Provided records »
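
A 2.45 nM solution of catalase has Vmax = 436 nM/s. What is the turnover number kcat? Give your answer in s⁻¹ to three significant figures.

kcat = Vmax/[E]total = 436 nM/s / 2.45 nM = 178 s⁻¹.

178 s⁻¹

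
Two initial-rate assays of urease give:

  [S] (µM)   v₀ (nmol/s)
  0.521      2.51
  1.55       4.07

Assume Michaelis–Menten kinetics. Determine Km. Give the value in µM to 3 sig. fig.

In reciprocal form, 1/v = (Km/Vmax)·(1/[S]) + 1/Vmax. The two points give (1/[S], 1/v) = (1.919, 0.3984) and (0.6452, 0.2457).
Slope = (0.3984 − 0.2457)/(1.919 − 0.6452) = 0.1198; intercept = 0.3984 − 0.1198×1.919 = 0.1684.
Vmax = 1/intercept = 5.94 nmol/s; Km = slope × Vmax = 0.1198 × 5.94 = 0.712 µM.

0.712 µM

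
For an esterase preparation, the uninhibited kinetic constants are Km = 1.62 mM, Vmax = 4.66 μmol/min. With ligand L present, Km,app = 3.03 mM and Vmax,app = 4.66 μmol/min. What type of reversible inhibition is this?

competitive

Km increases (1.62 → 3.03 mM) while Vmax is unchanged — the hallmark of competitive inhibition.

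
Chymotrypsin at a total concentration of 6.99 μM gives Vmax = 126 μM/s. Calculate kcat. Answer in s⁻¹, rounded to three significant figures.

kcat = Vmax/[E]total = 126 μM/s / 6.99 μM = 18.0 s⁻¹.

18.0 s⁻¹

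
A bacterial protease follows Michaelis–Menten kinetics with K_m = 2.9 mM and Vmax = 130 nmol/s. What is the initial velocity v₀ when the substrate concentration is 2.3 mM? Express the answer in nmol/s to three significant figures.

57.5 nmol/s

v = Vmax·[S]/(Km + [S]) = 130 × 2.3 / (2.9 + 2.3)
  = 299.0 / 5.200 = 57.5 nmol/s.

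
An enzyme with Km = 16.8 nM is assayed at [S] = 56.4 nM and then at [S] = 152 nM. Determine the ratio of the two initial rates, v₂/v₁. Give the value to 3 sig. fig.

Since Vmax cancels, v₂/v₁ = [S]₂(Km+[S]₁) / [S]₁(Km+[S]₂).
= 152×(16.8+56.4) / (56.4×(16.8+152)) = 11130/9520 = 1.17.

1.17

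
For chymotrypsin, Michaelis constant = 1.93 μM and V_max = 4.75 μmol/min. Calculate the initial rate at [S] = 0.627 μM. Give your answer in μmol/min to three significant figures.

1.16 μmol/min

v = Vmax·[S]/(Km + [S]) = 4.75 × 0.627 / (1.93 + 0.627)
  = 2.978 / 2.557 = 1.16 μmol/min.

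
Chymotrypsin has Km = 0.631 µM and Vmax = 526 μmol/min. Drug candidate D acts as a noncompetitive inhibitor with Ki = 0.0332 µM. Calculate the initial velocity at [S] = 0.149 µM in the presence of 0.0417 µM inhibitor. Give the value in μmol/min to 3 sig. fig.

44.5 μmol/min

With α = 1 + [I]/Ki = 1 + 0.0417/0.0332 = 2.256, the noncompetitive rate law is v = (Vmax/α)·[S] / (Km + [S]).
v = (526/2.256)×0.149 / (0.631 + 0.149) = 34.74/0.7800 = 44.5 μmol/min.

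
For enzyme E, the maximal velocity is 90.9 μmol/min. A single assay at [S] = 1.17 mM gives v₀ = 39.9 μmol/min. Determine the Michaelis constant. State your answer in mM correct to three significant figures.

1.50 mM

From v = Vmax[S]/(Km+[S]), Km = [S](Vmax − v)/v.
Km = 1.17 × (90.9 − 39.9) / 39.9 = 59.67/39.9 = 1.50 mM.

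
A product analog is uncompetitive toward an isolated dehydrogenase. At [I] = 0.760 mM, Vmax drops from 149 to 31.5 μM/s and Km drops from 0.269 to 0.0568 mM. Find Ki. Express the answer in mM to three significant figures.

Uncompetitive: Vmax,app = Vmax/α (and Km,app = Km/α) with α = 1 + [I]/Ki.
α = Vmax/Vmax,app = 149/31.5 = 4.730.
Ki = [I]/(α − 1) = 0.760/3.730 = 0.204 mM.

0.204 mM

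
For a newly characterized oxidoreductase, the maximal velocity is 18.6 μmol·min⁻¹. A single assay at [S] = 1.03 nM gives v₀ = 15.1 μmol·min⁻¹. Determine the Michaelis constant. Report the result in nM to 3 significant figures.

0.239 nM

From v = Vmax[S]/(Km+[S]), Km = [S](Vmax − v)/v.
Km = 1.03 × (18.6 − 15.1) / 15.1 = 3.605/15.1 = 0.239 nM.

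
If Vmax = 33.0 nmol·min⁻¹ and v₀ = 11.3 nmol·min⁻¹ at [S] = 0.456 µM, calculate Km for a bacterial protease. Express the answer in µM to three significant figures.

0.876 µM

From v = Vmax[S]/(Km+[S]), Km = [S](Vmax − v)/v.
Km = 0.456 × (33.0 − 11.3) / 11.3 = 9.895/11.3 = 0.876 µM.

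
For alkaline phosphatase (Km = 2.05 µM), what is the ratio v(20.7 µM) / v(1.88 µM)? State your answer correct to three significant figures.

Since Vmax cancels, v₂/v₁ = [S]₂(Km+[S]₁) / [S]₁(Km+[S]₂).
= 20.7×(2.05+1.88) / (1.88×(2.05+20.7)) = 81.35/42.77 = 1.90.

1.90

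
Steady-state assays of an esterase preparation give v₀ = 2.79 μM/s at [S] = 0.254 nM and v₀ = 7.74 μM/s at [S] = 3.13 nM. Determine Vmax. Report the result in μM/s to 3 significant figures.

In reciprocal form, 1/v = (Km/Vmax)·(1/[S]) + 1/Vmax. The two points give (1/[S], 1/v) = (3.937, 0.3584) and (0.3195, 0.1292).
Slope = (0.3584 − 0.1292)/(3.937 − 0.3195) = 0.06336; intercept = 0.3584 − 0.06336×3.937 = 0.1090.
Vmax = 1/intercept = 9.18 μM/s; Km = slope × Vmax = 0.06336 × 9.18 = 0.582 nM.

9.18 μM/s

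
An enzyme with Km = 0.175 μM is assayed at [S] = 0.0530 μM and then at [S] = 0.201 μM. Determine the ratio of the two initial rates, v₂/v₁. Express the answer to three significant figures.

2.30

Since Vmax cancels, v₂/v₁ = [S]₂(Km+[S]₁) / [S]₁(Km+[S]₂).
= 0.201×(0.175+0.0530) / (0.0530×(0.175+0.201)) = 0.04583/0.01993 = 2.30.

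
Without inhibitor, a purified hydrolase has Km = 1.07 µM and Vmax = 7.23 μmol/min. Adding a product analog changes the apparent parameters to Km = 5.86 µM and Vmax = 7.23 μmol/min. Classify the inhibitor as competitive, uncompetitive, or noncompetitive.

competitive

Km increases (1.07 → 5.86 µM) while Vmax is unchanged — the hallmark of competitive inhibition.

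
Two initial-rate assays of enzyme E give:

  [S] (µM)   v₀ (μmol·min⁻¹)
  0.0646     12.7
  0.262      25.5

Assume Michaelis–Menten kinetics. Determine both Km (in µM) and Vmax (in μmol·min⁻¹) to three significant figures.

From v = Vmax[S]/(Km+[S]), each point gives Vmax = v(Km+[S])/[S].
Equating: 12.7(Km+0.0646)/0.0646 = 25.5(Km+0.262)/0.262.
196.6·Km + 12.7 = 97.33·Km + 25.5, so (196.6 − 97.33)·Km = 25.5 − 12.7.
Km = 12.80/99.27 = 0.129 µM; then Vmax = 12.7(0.129+0.0646)/0.0646 = 38.1 μmol·min⁻¹.

Km = 0.129 µM; Vmax = 38.1 μmol·min⁻¹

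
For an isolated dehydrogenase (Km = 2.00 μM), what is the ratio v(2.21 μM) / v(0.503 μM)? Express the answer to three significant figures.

2.61

Since Vmax cancels, v₂/v₁ = [S]₂(Km+[S]₁) / [S]₁(Km+[S]₂).
= 2.21×(2.00+0.503) / (0.503×(2.00+2.21)) = 5.532/2.118 = 2.61.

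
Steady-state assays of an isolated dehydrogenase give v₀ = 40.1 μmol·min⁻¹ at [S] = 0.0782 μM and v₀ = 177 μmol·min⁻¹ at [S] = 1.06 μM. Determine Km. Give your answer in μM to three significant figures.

0.396 μM

In reciprocal form, 1/v = (Km/Vmax)·(1/[S]) + 1/Vmax. The two points give (1/[S], 1/v) = (12.79, 0.02494) and (0.9434, 0.005650).
Slope = (0.02494 − 0.005650)/(12.79 − 0.9434) = 0.001628; intercept = 0.02494 − 0.001628×12.79 = 0.004113.
Vmax = 1/intercept = 243 μmol·min⁻¹; Km = slope × Vmax = 0.001628 × 243 = 0.396 μM.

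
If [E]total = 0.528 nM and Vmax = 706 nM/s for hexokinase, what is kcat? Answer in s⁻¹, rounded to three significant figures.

1340 s⁻¹

kcat = Vmax/[E]total = 706 nM/s / 0.528 nM = 1340 s⁻¹.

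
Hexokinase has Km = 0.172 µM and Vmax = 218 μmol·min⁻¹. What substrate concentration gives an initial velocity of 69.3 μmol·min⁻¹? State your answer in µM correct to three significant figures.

The required fractional saturation is v/Vmax = 69.3/218 = 0.3179.
Then [S]/(Km+[S]) = 0.3179 ⇒ [S] = 0.172 × 0.3179/(1 − 0.3179) = 0.0802 µM.

0.0802 µM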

Task description » For the material above, reproduce exactly the lines from the line with "Steady-state assays of an esterase" to the line with "Two initial-rate assays of enzyme", inclusive, and exclude all others.

Response for this exercise »
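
Steady-state assays of an esterase preparation give v₀ = 2.79 μM/s at [S] = 0.254 nM and v₀ = 7.74 μM/s at [S] = 3.13 nM. Determine Vmax. Report the result in μM/s to 3 significant figures.

In reciprocal form, 1/v = (Km/Vmax)·(1/[S]) + 1/Vmax. The two points give (1/[S], 1/v) = (3.937, 0.3584) and (0.3195, 0.1292).
Slope = (0.3584 − 0.1292)/(3.937 − 0.3195) = 0.06336; intercept = 0.3584 − 0.06336×3.937 = 0.1090.
Vmax = 1/intercept = 9.18 μM/s; Km = slope × Vmax = 0.06336 × 9.18 = 0.582 nM.

9.18 μM/s

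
An enzyme with Km = 0.175 μM is assayed at [S] = 0.0530 μM and then at [S] = 0.201 μM. Determine the ratio of the two initial rates, v₂/v₁. Express the answer to three significant figures.

2.30

Since Vmax cancels, v₂/v₁ = [S]₂(Km+[S]₁) / [S]₁(Km+[S]₂).
= 0.201×(0.175+0.0530) / (0.0530×(0.175+0.201)) = 0.04583/0.01993 = 2.30.

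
Without inhibitor, a purified hydrolase has Km = 1.07 µM and Vmax = 7.23 μmol/min. Adding a product analog changes the apparent parameters to Km = 5.86 µM and Vmax = 7.23 μmol/min. Classify the inhibitor as competitive, uncompetitive, or noncompetitive.

competitive

Km increases (1.07 → 5.86 µM) while Vmax is unchanged — the hallmark of competitive inhibition.

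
Two initial-rate assays of enzyme E give: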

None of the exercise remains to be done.